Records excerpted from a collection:
● ● ●
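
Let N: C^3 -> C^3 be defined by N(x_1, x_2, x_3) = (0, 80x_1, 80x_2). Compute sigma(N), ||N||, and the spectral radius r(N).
sigma(N) = {0}; ||N|| = 80; r(N) = 0. (N is nilpotent with N^3 = 0.)

On C^3, N is a strictly lower-triangular matrix with 80 on the subdiagonal and zeros elsewhere, so its characteristic polynomial is lambda^3 and every eigenvalue is 0: sigma(N) = {0}. For the operator norm, N e_i = 80e_{i+1} for i = 1, ..., 2 and N e_3 = 0, so the singular values of N are 80 (with multiplicity 2) and 0; hence ||N|| = 80. The spectral radius r(N) = max|lambda| = 0. Note ||N|| > r(N) — characteristic of non-normal nilpotent operators. Indeed N^3 = 0.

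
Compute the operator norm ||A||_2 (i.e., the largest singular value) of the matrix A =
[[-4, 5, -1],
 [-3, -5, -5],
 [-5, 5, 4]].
||A||_2 ≈ 10.6111 (= sqrt(largest eigenvalue of A^T A))

||A||_2 = sigma_max(A) = sqrt(lambda_max(A^T A)). Form the symmetric matrix M = A^T A =
[[50, -30, -1],
 [-30, 75, 40],
 [-1, 40, 42]].
Its characteristic polynomial (trace, sum of principal 2x2 minors, determinant of M give the coefficients) is
  p(λ) = det(λ I - M) = λ^3 - 167λ^2 + 6499λ - 42025.
No integer candidate from the rational root theorem (±divisors of 42025) is a root, so the roots are irrational. The cubic discriminant is Δ = 70350543568 > 0, so there are three distinct real roots. p(8) = -209 and p(9) = 3668 have opposite signs, so a root lies in (8, 9); Newton's method refines it to λ ≈ 8.0521. p(46) = 893 and p(47) = -1652 have opposite signs, so a root lies in (46, 47); Newton's method refines it to λ ≈ 46.3534. p(112) = -4057 and p(113) = 2836 have opposite signs, so a root lies in (112, 113); Newton's method refines it to λ ≈ 112.5945. Check (Vieta): the three roots sum to 167, matching tr M = 167.
So the eigenvalues of A^T A are ≈ 8.0521, 46.3534, 112.5945 (all ≥ 0, as they must be for A^T A). The largest is λ_max ≈ 112.5945, hence ||A||_2 = sqrt(λ_max) ≈ 10.6111.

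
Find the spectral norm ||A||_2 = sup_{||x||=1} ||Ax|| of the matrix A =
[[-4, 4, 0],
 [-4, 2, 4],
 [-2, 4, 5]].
||A||_2 ≈ 9.7472 (= sqrt(largest eigenvalue of A^T A))

||A||_2 = sigma_max(A) = sqrt(lambda_max(A^T A)). Form the symmetric matrix M = A^T A =
[[36, -32, -26],
 [-32, 36, 28],
 [-26, 28, 41]].
Its characteristic polynomial (trace, sum of principal 2x2 minors, determinant of M give the coefficients) is
  p(λ) = det(λ I - M) = λ^3 - 113λ^2 + 1764λ - 5184.
No integer candidate from the rational root theorem (±divisors of 5184) is a root, so the roots are irrational. The cubic discriminant is Δ = 5731680528 > 0, so there are three distinct real roots. p(3) = -882 and p(4) = 128 have opposite signs, so a root lies in (3, 4); Newton's method refines it to λ ≈ 3.8612. p(14) = 108 and p(15) = -774 have opposite signs, so a root lies in (14, 15); Newton's method refines it to λ ≈ 14.1315. p(95) = -54 and p(96) = 7488 have opposite signs, so a root lies in (95, 96); Newton's method refines it to λ ≈ 95.0073. Check (Vieta): the three roots sum to 113, matching tr M = 113.
So the eigenvalues of A^T A are ≈ 3.8612, 14.1315, 95.0073 (all ≥ 0, as they must be for A^T A). The largest is λ_max ≈ 95.0073, hence ||A||_2 = sqrt(λ_max) ≈ 9.7472.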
● ● ●
• EXERCISE OBJECTIVE
The records above should be repeated in full, exactly as given.

• SOLUTION BELOW
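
Let N: C^3 -> C^3 be defined by N(x_1, x_2, x_3) = (0, 80x_1, 80x_2). Compute sigma(N), ||N||, and the spectral radius r(N).
sigma(N) = {0}; ||N|| = 80; r(N) = 0. (N is nilpotent with N^3 = 0.)

On C^3, N is a strictly lower-triangular matrix with 80 on the subdiagonal and zeros elsewhere, so its characteristic polynomial is lambda^3 and every eigenvalue is 0: sigma(N) = {0}. For the operator norm, N e_i = 80e_{i+1} for i = 1, ..., 2 and N e_3 = 0, so the singular values of N are 80 (with multiplicity 2) and 0; hence ||N|| = 80. The spectral radius r(N) = max|lambda| = 0. Note ||N|| > r(N) — characteristic of non-normal nilpotent operators. Indeed N^3 = 0.

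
Compute the operator norm ||A||_2 (i.e., the largest singular value) of the matrix A =
[[-4, 5, -1],
 [-3, -5, -5],
 [-5, 5, 4]].
||A||_2 ≈ 10.6111 (= sqrt(largest eigenvalue of A^T A))

||A||_2 = sigma_max(A) = sqrt(lambda_max(A^T A)). Form the symmetric matrix M = A^T A =
[[50, -30, -1],
 [-30, 75, 40],
 [-1, 40, 42]].
Its characteristic polynomial (trace, sum of principal 2x2 minors, determinant of M give the coefficients) is
  p(λ) = det(λ I - M) = λ^3 - 167λ^2 + 6499λ - 42025.
No integer candidate from the rational root theorem (±divisors of 42025) is a root, so the roots are irrational. The cubic discriminant is Δ = 70350543568 > 0, so there are three distinct real roots. p(8) = -209 and p(9) = 3668 have opposite signs, so a root lies in (8, 9); Newton's method refines it to λ ≈ 8.0521. p(46) = 893 and p(47) = -1652 have opposite signs, so a root lies in (46, 47); Newton's method refines it to λ ≈ 46.3534. p(112) = -4057 and p(113) = 2836 have opposite signs, so a root lies in (112, 113); Newton's method refines it to λ ≈ 112.5945. Check (Vieta): the three roots sum to 167, matching tr M = 167.
So the eigenvalues of A^T A are ≈ 8.0521, 46.3534, 112.5945 (all ≥ 0, as they must be for A^T A). The largest is λ_max ≈ 112.5945, hence ||A||_2 = sqrt(λ_max) ≈ 10.6111.

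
Find the spectral norm ||A||_2 = sup_{||x||=1} ||Ax|| of the matrix A =
[[-4, 4, 0],
 [-4, 2, 4],
 [-2, 4, 5]].
||A||_2 ≈ 9.7472 (= sqrt(largest eigenvalue of A^T A))

||A||_2 = sigma_max(A) = sqrt(lambda_max(A^T A)). Form the symmetric matrix M = A^T A =
[[36, -32, -26],
 [-32, 36, 28],
 [-26, 28, 41]].
Its characteristic polynomial (trace, sum of principal 2x2 minors, determinant of M give the coefficients) is
  p(λ) = det(λ I - M) = λ^3 - 113λ^2 + 1764λ - 5184.
No integer candidate from the rational root theorem (±divisors of 5184) is a root, so the roots are irrational. The cubic discriminant is Δ = 5731680528 > 0, so there are three distinct real roots. p(3) = -882 and p(4) = 128 have opposite signs, so a root lies in (3, 4); Newton's method refines it to λ ≈ 3.8612. p(14) = 108 and p(15) = -774 have opposite signs, so a root lies in (14, 15); Newton's method refines it to λ ≈ 14.1315. p(95) = -54 and p(96) = 7488 have opposite signs, so a root lies in (95, 96); Newton's method refines it to λ ≈ 95.0073. Check (Vieta): the three roots sum to 113, matching tr M = 113.
So the eigenvalues of A^T A are ≈ 3.8612, 14.1315, 95.0073 (all ≥ 0, as they must be for A^T A). The largest is λ_max ≈ 95.0073, hence ||A||_2 = sqrt(λ_max) ≈ 9.7472.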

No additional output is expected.